■ **Exercise instructions**
Each line in the records below, from the one that contains "Compute the dimension" to the one that contains "Conventions: work in SL(2,C) throughout; the", should be reproduced exactly, the first and last included.

■ **Provided records**

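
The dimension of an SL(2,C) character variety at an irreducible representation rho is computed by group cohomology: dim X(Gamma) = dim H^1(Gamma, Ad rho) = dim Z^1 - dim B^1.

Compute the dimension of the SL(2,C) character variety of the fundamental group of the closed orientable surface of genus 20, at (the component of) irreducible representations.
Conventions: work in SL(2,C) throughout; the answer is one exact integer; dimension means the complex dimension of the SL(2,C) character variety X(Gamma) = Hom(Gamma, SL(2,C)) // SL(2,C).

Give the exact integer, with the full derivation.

The genus-20 surface group: 2g = 40 generators, one relator prod [a_i, b_i].
Unconstrained cocycle data is one sl_2 vector per generator (120 dimensions), cut by the relator condition d_2(z) = 0.
At an irreducible rho, H^2 = coker(d_2) vanishes (Poincare duality: H^2 is dual to H^0 = invariants = 0), so d_2 is surjective onto sl_2 and dim Z^1 = 120 - 3 = 117.
dim B^1 = 3 (coboundaries, injective at irreducible rho).
dim H^1 = 117 - 3 = 114 = dim X.

114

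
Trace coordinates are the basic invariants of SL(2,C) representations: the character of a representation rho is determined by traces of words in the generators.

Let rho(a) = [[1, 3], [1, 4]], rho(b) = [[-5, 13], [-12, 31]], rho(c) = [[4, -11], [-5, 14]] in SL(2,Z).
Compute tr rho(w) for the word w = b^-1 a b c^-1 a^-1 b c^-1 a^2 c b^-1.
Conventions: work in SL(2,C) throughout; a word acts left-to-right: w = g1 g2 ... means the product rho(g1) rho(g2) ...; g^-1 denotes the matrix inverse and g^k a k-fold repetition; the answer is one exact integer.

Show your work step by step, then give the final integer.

rho(b^-1) = [[31, -13], [12, -5]]
... * rho(a) = [[1, 3], [1, 4]]  ->  [[18, 41], [7, 16]]
... * rho(b) = [[-5, 13], [-12, 31]]  ->  [[-582, 1505], [-227, 587]]
... * rho(c^-1) = [[14, 11], [5, 4]]  ->  [[-623, -382], [-243, -149]]
... * rho(a^-1) = [[4, -3], [-1, 1]]  ->  [[-2110, 1487], [-823, 580]]
... * rho(b) = [[-5, 13], [-12, 31]]  ->  [[-7294, 18667], [-2845, 7281]]
... * rho(c^-1) = [[14, 11], [5, 4]]  ->  [[-8781, -5566], [-3425, -2171]]
... * rho(a) = [[1, 3], [1, 4]]  ->  [[-14347, -48607], [-5596, -18959]]
... * rho(a) = [[1, 3], [1, 4]]  ->  [[-62954, -237469], [-24555, -92624]]
... * rho(c) = [[4, -11], [-5, 14]]  ->  [[935529, -2632072], [364900, -1026631]]
... * rho(b^-1) = [[31, -13], [12, -5]]  ->  [[-2583465, 998483], [-1007672, 389455]]
tr = -2583465 + 389455 = -2194010

-2194010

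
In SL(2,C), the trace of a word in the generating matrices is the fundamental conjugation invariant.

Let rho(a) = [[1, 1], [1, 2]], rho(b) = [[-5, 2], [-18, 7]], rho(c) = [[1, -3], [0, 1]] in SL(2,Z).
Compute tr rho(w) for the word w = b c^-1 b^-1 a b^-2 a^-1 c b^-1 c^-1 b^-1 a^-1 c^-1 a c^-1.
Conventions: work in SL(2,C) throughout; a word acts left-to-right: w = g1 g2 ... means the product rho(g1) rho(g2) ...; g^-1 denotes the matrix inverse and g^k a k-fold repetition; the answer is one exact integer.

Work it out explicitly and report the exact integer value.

7100365156

rho(b) = [[-5, 2], [-18, 7]]
... * rho(c^-1) = [[1, 3], [0, 1]]  ->  [[-5, -13], [-18, -47]]
... * rho(b^-1) = [[7, -2], [18, -5]]  ->  [[-269, 75], [-972, 271]]
... * rho(a) = [[1, 1], [1, 2]]  ->  [[-194, -119], [-701, -430]]
... * rho(b^-1) = [[7, -2], [18, -5]]  ->  [[-3500, 983], [-12647, 3552]]
... * rho(b^-1) = [[7, -2], [18, -5]]  ->  [[-6806, 2085], [-24593, 7534]]
... * rho(a^-1) = [[2, -1], [-1, 1]]  ->  [[-15697, 8891], [-56720, 32127]]
... * rho(c) = [[1, -3], [0, 1]]  ->  [[-15697, 55982], [-56720, 202287]]
... * rho(b^-1) = [[7, -2], [18, -5]]  ->  [[897797, -248516], [3244126, -897995]]
... * rho(c^-1) = [[1, 3], [0, 1]]  ->  [[897797, 2444875], [3244126, 8834383]]
... * rho(b^-1) = [[7, -2], [18, -5]]  ->  [[50292329, -14019969], [181727776, -50660167]]
... * rho(a^-1) = [[2, -1], [-1, 1]]  ->  [[114604627, -64312298], [414115719, -232387943]]
... * rho(c^-1) = [[1, 3], [0, 1]]  ->  [[114604627, 279501583], [414115719, 1009959214]]
... * rho(a) = [[1, 1], [1, 2]]  ->  [[394106210, 673607793], [1424074933, 2434034147]]
... * rho(c^-1) = [[1, 3], [0, 1]]  ->  [[394106210, 1855926423], [1424074933, 6706258946]]
tr = 394106210 + 6706258946 = 7100365156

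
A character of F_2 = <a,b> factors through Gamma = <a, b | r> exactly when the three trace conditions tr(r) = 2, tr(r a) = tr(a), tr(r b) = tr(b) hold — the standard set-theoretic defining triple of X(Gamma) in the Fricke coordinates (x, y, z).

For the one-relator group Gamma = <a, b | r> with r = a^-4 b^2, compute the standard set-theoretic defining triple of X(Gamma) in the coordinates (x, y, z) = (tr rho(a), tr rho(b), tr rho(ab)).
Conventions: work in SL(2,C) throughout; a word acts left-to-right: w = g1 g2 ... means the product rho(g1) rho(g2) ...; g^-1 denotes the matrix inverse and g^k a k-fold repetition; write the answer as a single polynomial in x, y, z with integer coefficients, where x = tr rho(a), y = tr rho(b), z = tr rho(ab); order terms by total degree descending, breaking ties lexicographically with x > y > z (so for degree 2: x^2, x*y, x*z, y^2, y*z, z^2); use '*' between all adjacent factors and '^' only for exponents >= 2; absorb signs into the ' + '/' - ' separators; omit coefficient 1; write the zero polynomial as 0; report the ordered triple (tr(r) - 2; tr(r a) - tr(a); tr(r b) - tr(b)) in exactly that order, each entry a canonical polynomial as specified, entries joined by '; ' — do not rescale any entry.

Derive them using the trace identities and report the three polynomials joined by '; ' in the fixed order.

reduce: tr(b^2) = tr(b) tr(b) - tr(1) = y^2 - 2
reduce: tr(b^2 a) = tr(b) tr(a b) - tr(a) = y*z - x
so tr(b^2 a^-1) = tr(b^2) tr(a) - tr(b^2 a) = x*y^2 - y*z - x
tr(a^-2 b^2) = tr(b^2 a^-1) tr(a) - tr(b^2) = x^2*y^2 - x*y*z - x^2 - y^2 + 2
tr(a^-2 b^2 a^-1) = tr(a^-2 b^2) tr(a) - tr(a^-2 b^2 a) = x^3*y^2 - x^2*y*z - x^3 - 2*x*y^2 + y*z + 3*x
tr(a^-4 b^2) = tr(a^-2 b^2 a^-1) tr(a) - tr(a^-2 b^2) = x^4*y^2 - x^3*y*z - x^4 - 3*x^2*y^2 + 2*x*y*z + 4*x^2 + y^2 - 2
reduce: tr(b^3) = tr(b) tr(b^2) - tr(b) = y^3 - 3*y
tr(b^3 a) = tr(b) tr(a b^2) - tr(a b) = y^2*z - x*y - z
so tr(a^-1 b^3) = tr(b^3) tr(a) - tr(b^3 a) = x*y^3 - y^2*z - 2*x*y + z
so tr(a^-2 b^3) = tr(a^-1 b^3) tr(a) - tr(a^-1 b^3 a) = x^2*y^3 - x*y^2*z - 2*x^2*y - y^3 + x*z + 3*y
tr(a^-1 b^3 a^-2) = tr(a^-2 b^3) tr(a) - tr(a^-2 b^3 a) = x^3*y^3 - x^2*y^2*z - 2*x^3*y - 2*x*y^3 + x^2*z + y^2*z + 5*x*y - z
so tr(a^-4 b^3) = tr(a^-1 b^3 a^-2) tr(a) - tr(a^-1 b^3 a^-1) = x^4*y^3 - x^3*y^2*z - 2*x^4*y - 3*x^2*y^3 + x^3*z + 2*x*y^2*z + 7*x^2*y + y^3 - 2*x*z - 3*y
assemble the triple (tr(r) - 2; tr(r a) - x; tr(r b) - y)

x^4*y^2 - x^3*y*z - x^4 - 3*x^2*y^2 + 2*x*y*z + 4*x^2 + y^2 - 4; x^3*y^2 - x^2*y*z - x^3 - 2*x*y^2 + y*z + 2*x; x^4*y^3 - x^3*y^2*z - 2*x^4*y - 3*x^2*y^3 + x^3*z + 2*x*y^2*z + 7*x^2*y + y^3 - 2*x*z - 4*y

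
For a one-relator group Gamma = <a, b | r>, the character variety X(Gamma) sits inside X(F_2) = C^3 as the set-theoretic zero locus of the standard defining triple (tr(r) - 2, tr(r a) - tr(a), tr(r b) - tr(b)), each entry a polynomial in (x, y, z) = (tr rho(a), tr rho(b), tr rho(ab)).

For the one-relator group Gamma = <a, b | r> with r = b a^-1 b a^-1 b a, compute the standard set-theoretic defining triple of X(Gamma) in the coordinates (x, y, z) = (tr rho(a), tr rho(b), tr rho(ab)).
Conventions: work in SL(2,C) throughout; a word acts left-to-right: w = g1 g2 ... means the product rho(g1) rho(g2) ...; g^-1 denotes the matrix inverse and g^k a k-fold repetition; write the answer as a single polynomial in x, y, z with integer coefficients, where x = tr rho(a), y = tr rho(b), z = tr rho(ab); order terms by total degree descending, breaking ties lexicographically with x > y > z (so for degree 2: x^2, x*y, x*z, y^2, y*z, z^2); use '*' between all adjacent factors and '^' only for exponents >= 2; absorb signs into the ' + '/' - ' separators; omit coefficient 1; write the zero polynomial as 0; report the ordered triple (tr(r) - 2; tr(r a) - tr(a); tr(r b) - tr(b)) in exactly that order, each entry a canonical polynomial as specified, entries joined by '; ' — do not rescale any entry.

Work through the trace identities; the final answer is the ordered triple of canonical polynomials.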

■ **Task solution**
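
Compute the dimension of the SL(2,C) character variety of the fundamental group of the closed orientable surface of genus 20, at (the component of) irreducible representations.
Conventions: work in SL(2,C) throughout; the answer is one exact integer; dimension means the complex dimension of the SL(2,C) character variety X(Gamma) = Hom(Gamma, SL(2,C)) // SL(2,C).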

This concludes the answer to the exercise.